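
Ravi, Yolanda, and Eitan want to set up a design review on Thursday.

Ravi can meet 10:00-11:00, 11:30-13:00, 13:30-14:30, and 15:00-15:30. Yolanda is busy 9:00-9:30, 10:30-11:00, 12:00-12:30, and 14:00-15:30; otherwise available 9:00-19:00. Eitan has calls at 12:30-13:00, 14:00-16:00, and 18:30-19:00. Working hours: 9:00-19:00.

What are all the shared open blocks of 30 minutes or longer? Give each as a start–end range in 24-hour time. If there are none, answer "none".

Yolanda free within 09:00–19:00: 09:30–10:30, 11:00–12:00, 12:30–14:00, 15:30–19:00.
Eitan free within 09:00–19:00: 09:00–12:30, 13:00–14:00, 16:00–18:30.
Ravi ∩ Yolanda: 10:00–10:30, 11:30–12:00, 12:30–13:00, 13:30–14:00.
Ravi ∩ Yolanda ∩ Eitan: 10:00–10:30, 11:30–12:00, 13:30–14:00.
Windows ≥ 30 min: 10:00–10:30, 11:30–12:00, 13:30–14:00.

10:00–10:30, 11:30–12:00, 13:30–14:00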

...

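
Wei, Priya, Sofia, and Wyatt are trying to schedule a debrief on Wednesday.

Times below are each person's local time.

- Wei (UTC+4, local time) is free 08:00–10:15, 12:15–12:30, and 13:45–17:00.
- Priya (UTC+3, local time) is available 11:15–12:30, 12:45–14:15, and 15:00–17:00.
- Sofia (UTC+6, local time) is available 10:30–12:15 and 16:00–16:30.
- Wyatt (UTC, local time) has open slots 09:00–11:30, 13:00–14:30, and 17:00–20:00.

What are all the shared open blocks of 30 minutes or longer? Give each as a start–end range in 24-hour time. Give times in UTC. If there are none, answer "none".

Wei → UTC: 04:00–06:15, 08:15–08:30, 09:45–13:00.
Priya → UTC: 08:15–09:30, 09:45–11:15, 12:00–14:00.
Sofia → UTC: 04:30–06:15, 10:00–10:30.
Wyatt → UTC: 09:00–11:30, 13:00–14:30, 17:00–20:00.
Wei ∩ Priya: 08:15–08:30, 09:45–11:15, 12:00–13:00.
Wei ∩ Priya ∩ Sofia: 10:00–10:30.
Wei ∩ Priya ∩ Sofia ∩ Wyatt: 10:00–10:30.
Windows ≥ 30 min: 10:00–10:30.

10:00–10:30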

EXERCISE DETAILS => Out of the entries, pull every line that mentions "local".

RESULT OF THIS TASK =>
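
Times below are each person's local time.
- Wei (UTC+4, local time) is free 08:00–10:15, 12:15–12:30, and 13:45–17:00.
- Priya (UTC+3, local time) is available 11:15–12:30, 12:45–14:15, and 15:00–17:00.
- Sofia (UTC+6, local time) is available 10:30–12:15 and 16:00–16:30.
- Wyatt (UTC, local time) has open slots 09:00–11:30, 13:00–14:30, and 17:00–20:00.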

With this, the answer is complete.